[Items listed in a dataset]
——
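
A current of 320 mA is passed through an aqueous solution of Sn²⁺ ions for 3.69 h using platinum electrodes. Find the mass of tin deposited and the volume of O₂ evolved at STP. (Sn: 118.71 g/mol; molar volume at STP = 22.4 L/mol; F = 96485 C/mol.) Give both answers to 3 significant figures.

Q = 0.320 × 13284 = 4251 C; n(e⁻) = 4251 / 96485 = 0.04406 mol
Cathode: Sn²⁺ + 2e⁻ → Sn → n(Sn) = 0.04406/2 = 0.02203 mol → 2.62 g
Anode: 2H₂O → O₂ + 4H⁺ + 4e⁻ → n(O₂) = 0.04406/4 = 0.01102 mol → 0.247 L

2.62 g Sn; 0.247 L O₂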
——
### Work order:
All of the data must be set down again exactly.

### Output of the exercise:
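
A current of 320 mA is passed through an aqueous solution of Sn²⁺ ions for 3.69 h using platinum electrodes. Find the mass of tin deposited and the volume of O₂ evolved at STP. (Sn: 118.71 g/mol; molar volume at STP = 22.4 L/mol; F = 96485 C/mol.) Give both answers to 3 significant figures.

Q = 0.320 × 13284 = 4251 C; n(e⁻) = 4251 / 96485 = 0.04406 mol
Cathode: Sn²⁺ + 2e⁻ → Sn → n(Sn) = 0.04406/2 = 0.02203 mol → 2.62 g
Anode: 2H₂O → O₂ + 4H⁺ + 4e⁻ → n(O₂) = 0.04406/4 = 0.01102 mol → 0.247 L

2.62 g Sn; 0.247 L O₂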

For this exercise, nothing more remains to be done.